What is needed is a copy of each line in the listing below that contains "prior".

## Information shown:
★ ★ ★ ★ ★ ★ ★

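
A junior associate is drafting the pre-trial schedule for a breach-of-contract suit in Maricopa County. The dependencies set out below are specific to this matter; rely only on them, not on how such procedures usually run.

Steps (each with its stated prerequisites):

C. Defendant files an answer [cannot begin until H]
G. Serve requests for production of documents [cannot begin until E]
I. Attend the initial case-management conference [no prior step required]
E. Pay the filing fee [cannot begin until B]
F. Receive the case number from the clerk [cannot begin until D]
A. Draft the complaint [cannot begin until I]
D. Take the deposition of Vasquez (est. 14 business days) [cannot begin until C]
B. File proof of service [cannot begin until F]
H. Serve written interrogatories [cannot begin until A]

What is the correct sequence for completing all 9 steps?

I → A → H → C → D → F → B → E → G

I has no prerequisites → I first.
A needed I, now all done → A.
H needed A, now all done → H.
C needed H, now all done → C.
That leaves D as the only ready step → D.
Next only F has its prerequisites met → F.
B needed F, now all done → B.
E needed B, now all done → E.
G needed E, now all done → G.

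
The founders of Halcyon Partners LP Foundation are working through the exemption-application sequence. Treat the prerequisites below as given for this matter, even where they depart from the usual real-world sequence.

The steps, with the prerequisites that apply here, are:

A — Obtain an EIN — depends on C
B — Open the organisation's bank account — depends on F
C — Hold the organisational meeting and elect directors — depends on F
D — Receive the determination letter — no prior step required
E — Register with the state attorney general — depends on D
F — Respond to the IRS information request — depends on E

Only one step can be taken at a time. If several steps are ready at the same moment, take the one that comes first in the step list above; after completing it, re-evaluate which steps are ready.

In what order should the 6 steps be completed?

D, E, F, B, C, A

D has no prerequisites → D first.
E is the only step now ready → E.
That leaves F as the only ready step → F.
Ready: B and C. B is listed earlier → B.
That leaves C as the only ready step → C.
A needed C, now all done → A.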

★ ★ ★ ★ ★ ★ ★

## Answer to the exercise:
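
I. Attend the initial case-management conference [no prior step required]
D — Receive the determination letter — no prior step required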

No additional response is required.